→ **TASK ITEM**
Copy each line of the data below in which the word "What" can be found.

→ **MATERIAL SUPPLIED**
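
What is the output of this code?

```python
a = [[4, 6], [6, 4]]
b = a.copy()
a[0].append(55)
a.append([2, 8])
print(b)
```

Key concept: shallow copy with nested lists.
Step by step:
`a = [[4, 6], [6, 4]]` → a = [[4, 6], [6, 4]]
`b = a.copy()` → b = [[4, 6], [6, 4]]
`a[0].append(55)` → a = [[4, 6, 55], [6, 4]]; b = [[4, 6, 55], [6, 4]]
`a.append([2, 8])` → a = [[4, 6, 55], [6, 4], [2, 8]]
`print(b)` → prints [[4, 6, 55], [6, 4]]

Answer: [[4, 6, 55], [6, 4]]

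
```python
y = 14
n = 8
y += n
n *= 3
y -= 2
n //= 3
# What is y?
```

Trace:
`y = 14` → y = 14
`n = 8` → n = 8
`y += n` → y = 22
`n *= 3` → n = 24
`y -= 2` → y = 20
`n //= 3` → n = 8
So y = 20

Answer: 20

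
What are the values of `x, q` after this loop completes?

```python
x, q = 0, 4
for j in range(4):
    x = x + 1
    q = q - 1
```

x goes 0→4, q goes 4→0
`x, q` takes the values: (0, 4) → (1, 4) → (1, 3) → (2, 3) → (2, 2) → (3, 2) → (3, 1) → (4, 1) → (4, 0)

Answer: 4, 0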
...
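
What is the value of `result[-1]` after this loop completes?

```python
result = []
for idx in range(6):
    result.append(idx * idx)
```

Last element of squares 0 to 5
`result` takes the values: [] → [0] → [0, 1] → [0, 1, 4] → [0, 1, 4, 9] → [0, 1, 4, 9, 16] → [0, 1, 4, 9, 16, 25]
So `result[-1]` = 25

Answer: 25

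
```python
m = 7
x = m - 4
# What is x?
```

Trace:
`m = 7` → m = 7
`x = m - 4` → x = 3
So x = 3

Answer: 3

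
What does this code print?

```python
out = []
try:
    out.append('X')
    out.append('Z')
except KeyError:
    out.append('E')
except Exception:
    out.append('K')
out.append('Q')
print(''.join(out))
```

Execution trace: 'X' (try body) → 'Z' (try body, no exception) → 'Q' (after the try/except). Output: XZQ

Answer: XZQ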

→ **SOLUTION**
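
What is the output of this code?
# What is y?
What are the values of `x, q` after this loop completes?
What is the value of `result[-1]` after this loop completes?
# What is x?
What does this code print?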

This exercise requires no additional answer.